Material supplied Start Marker

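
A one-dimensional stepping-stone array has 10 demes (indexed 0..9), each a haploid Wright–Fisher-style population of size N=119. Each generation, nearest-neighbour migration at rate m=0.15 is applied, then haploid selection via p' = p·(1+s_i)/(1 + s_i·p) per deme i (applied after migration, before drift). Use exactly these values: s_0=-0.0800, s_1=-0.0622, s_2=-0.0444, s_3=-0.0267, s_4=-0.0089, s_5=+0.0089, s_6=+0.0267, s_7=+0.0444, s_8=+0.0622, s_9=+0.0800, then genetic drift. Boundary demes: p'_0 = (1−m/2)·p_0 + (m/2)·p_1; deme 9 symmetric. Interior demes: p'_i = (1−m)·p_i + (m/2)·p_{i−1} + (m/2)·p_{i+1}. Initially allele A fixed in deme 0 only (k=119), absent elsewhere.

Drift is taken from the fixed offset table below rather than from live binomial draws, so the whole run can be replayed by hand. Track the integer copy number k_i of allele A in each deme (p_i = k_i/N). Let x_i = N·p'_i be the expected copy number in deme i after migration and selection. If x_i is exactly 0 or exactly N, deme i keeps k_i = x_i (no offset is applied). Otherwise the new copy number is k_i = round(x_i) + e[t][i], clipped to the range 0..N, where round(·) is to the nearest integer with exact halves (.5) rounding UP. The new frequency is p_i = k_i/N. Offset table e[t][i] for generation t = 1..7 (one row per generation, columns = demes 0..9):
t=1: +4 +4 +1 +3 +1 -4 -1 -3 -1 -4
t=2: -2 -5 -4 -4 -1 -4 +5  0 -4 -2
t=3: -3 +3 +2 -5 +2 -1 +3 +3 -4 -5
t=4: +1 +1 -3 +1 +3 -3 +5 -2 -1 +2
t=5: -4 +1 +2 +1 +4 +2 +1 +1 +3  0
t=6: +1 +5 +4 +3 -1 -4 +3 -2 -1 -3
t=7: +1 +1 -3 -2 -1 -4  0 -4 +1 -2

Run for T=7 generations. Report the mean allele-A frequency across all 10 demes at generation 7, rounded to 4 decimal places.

0.0933

t=0: k=[119 0 0 0 0 0 0 0 0 0]
t=1: x=[109.3618 8.4091 0.0000 0.0000 0.0000 0.0000 0.0000 0.0000 0.0000 0.0000] k=[113 12 0 0 0 0 0 0 0 0]
t=2: x=[104.3895 17.6861 0.8603 0.0000 0.0000 0.0000 0.0000 0.0000 0.0000 0.0000] k=[102 13 0 0 0 0 0 0 0 0]
t=3: x=[93.7039 17.7100 0.9320 0.0000 0.0000 0.0000 0.0000 0.0000 0.0000 0.0000] k=[91 21 3 0 0 0 0 0 0 0]
t=4: x=[83.7160 23.6591 3.9479 0.2190 0.0000 0.0000 0.0000 0.0000 0.0000 0.0000] k=[85 25 1 1 0 0 0 0 0 0]
t=5: x=[78.2973 26.3587 2.6785 0.9005 0.0743 0.0000 0.0000 0.0000 0.0000 0.0000] k=[74 27 5 2 4 0 0 0 0 0]
t=6: x=[68.0616 27.4939 6.1545 2.3128 3.5193 0.3027 0.0000 0.0000 0.0000 0.0000] k=[69 32 10 5 3 0 0 0 0 0]
t=7: x=[63.7659 31.6120 10.8199 5.0915 2.8996 0.2270 0.0000 0.0000 0.0000 0.0000] k=[65 33 8 3 2 0 0 0 0 0]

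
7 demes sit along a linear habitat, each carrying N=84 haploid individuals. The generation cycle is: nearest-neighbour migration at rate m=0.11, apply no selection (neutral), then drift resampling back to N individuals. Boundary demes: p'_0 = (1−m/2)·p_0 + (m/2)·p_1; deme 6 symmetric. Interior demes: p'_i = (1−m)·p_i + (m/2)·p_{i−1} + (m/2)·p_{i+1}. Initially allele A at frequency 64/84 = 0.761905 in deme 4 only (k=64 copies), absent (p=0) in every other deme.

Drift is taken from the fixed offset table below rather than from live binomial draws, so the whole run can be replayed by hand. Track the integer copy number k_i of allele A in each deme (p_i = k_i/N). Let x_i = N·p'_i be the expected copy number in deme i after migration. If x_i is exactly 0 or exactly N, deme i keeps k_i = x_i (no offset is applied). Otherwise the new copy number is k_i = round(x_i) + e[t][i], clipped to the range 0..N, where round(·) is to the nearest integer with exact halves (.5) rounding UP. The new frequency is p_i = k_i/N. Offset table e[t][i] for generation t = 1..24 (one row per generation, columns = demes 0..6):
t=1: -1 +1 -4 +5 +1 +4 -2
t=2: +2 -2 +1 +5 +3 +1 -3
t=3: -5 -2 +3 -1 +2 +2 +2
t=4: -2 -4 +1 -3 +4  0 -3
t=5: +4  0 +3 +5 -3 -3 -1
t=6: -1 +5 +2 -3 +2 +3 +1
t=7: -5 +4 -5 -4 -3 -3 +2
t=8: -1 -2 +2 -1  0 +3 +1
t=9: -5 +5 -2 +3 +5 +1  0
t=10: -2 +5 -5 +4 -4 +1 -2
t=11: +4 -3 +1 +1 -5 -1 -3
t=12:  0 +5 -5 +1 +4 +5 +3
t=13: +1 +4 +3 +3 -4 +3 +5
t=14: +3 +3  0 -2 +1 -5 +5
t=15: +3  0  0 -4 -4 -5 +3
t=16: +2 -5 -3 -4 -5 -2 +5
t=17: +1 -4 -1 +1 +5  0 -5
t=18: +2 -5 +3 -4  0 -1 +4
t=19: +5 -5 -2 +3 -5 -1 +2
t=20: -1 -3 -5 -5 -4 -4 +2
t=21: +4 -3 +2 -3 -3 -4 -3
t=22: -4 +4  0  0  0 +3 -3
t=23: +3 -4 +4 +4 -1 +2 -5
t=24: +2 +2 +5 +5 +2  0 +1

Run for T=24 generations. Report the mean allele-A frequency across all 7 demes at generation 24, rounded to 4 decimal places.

t=0: k=[0 0 0 0 64 0 0]
t=1: x=[0.0000 0.0000 0.0000 3.5200 56.9600 3.5200 0.0000] k=[0 0 0 9 58 8 0]
t=2: x=[0.0000 0.0000 0.4950 11.2000 52.5550 10.3100 0.4400] k=[0 0 1 16 56 11 0]
t=3: x=[0.0000 0.0550 1.7700 17.3750 51.3250 12.8700 0.6050] k=[0 0 5 16 53 15 3]
t=4: x=[0.0000 0.2750 5.3300 17.4300 48.8750 16.4300 3.6600] k=[0 0 6 14 53 16 1]
t=5: x=[0.0000 0.3300 6.1100 15.7050 48.8200 17.2100 1.8250] k=[0 0 9 21 46 14 1]
t=6: x=[0.0000 0.4950 9.1650 21.7150 42.8650 15.0450 1.7150] k=[0 5 11 19 45 18 3]
t=7: x=[0.2750 5.0550 11.1100 19.9900 42.0850 18.6600 3.8250] k=[0 9 6 16 39 16 6]
t=8: x=[0.4950 8.3400 6.7150 16.7150 36.4700 16.7150 6.5500] k=[0 6 9 16 36 20 8]
t=9: x=[0.3300 5.8350 9.2200 16.7150 34.0200 20.2200 8.6600] k=[0 11 7 20 39 21 9]
t=10: x=[0.6050 10.1750 7.9350 20.3300 36.9650 21.3300 9.6600] k=[0 15 3 24 33 22 8]
t=11: x=[0.8250 13.5150 4.8150 23.3400 31.9000 21.8350 8.7700] k=[5 11 6 24 27 21 6]
t=12: x=[5.3300 10.3950 7.2650 23.1750 26.5050 20.5050 6.8250] k=[5 15 2 24 31 26 10]
t=13: x=[5.5500 13.7350 3.9250 23.1750 30.3400 25.3950 10.8800] k=[7 18 7 26 26 28 16]
t=14: x=[7.6050 16.7900 8.6500 24.9550 26.1100 27.2300 16.6600] k=[11 20 9 23 27 22 22]
t=15: x=[11.4950 18.9000 10.3750 22.4500 26.5050 22.2750 22.0000] k=[14 19 10 18 23 17 25]
t=16: x=[14.2750 18.2300 10.9350 17.8350 22.3950 17.7700 24.5600] k=[16 13 8 14 17 16 30]
t=17: x=[15.8350 12.8900 8.6050 13.8350 16.7800 16.8250 29.2300] k=[17 9 8 15 22 17 24]
t=18: x=[16.5600 9.3850 8.4400 15.0000 21.3400 17.6600 23.6150] k=[19 4 11 11 21 17 28]
t=19: x=[18.1750 5.2100 10.6150 11.5500 20.2300 17.8250 27.3950] k=[23 0 9 15 15 17 29]
t=20: x=[21.7350 1.7600 8.8350 14.6700 15.1100 17.5500 28.3400] k=[21 0 4 10 11 14 30]
t=21: x=[19.8450 1.3750 4.1100 9.7250 11.1100 14.7150 29.1200] k=[24 0 6 7 8 11 26]
t=22: x=[22.6800 1.6500 5.7250 7.0000 8.1100 11.6600 25.1750] k=[19 6 6 7 8 15 22]
t=23: x=[18.2850 6.7150 6.0550 7.0000 8.3300 15.0000 21.6150] k=[21 3 10 11 7 17 17]
t=24: x=[20.0100 4.3750 9.6700 10.7250 7.7700 16.4500 17.0000] k=[22 6 15 16 10 16 18]

0.1752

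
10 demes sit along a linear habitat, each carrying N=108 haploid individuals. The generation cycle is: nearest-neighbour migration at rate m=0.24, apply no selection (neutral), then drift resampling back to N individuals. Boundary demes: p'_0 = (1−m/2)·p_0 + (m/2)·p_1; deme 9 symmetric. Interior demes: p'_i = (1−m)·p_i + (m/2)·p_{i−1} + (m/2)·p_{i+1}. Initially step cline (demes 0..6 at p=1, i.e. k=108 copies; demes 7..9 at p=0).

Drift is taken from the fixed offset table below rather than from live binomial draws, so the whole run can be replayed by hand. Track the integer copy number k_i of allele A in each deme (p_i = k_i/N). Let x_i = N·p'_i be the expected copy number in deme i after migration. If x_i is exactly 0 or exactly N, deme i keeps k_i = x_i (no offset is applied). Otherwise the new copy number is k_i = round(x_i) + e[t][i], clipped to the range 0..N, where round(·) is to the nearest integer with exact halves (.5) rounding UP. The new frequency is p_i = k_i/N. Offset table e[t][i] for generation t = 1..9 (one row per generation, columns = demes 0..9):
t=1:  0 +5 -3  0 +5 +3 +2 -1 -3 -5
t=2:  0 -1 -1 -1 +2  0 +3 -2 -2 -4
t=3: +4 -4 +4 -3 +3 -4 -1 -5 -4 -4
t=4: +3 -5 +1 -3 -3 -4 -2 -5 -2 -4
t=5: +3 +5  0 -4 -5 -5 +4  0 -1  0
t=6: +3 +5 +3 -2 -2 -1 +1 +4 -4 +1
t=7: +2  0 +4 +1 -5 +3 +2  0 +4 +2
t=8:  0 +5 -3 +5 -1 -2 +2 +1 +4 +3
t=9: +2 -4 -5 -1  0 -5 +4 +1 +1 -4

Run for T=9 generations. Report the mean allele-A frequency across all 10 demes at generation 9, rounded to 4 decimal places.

t=0: k=[108 108 108 108 108 108 108 0 0 0]
t=1: x=[108.0000 108.0000 108.0000 108.0000 108.0000 108.0000 95.0400 12.9600 0.0000 0.0000] k=[108 108 108 108 108 108 97 12 0 0]
t=2: x=[108.0000 108.0000 108.0000 108.0000 108.0000 106.6800 88.1200 20.7600 1.4400 0.0000] k=[108 108 108 108 108 107 91 19 0 0]
t=3: x=[108.0000 108.0000 108.0000 108.0000 107.8800 105.2000 84.2800 25.3600 2.2800 0.0000] k=[108 108 108 108 108 101 83 20 0 0]
t=4: x=[108.0000 108.0000 108.0000 108.0000 107.1600 99.6800 77.6000 25.1600 2.4000 0.0000] k=[108 108 108 108 104 96 76 20 0 0]
t=5: x=[108.0000 108.0000 108.0000 107.5200 103.5200 94.5600 71.6800 24.3200 2.4000 0.0000] k=[108 108 108 104 99 90 76 24 1 0]
t=6: x=[108.0000 108.0000 107.5200 103.8800 98.5200 89.4000 71.4400 27.4800 3.6400 0.1200] k=[108 108 108 102 97 88 72 31 0 1]
t=7: x=[108.0000 108.0000 107.2800 102.1200 96.5200 87.1600 69.0000 32.2000 3.8400 0.8800] k=[108 108 108 103 92 90 71 32 8 3]
t=8: x=[108.0000 108.0000 107.4000 102.2800 93.0800 87.9600 68.6000 33.8000 10.2800 3.6000] k=[108 108 104 107 92 86 71 35 14 7]
t=9: x=[108.0000 107.5200 104.8400 104.8400 93.0800 84.9200 68.4800 36.8000 15.6800 7.8400] k=[108 104 100 104 93 80 72 38 17 4]

0.6667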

Material supplied End Marker

• How to complete this task
Tell how many lines of the listing include the word "copies", replying with nothing but the number.

• Solution for this exercise
2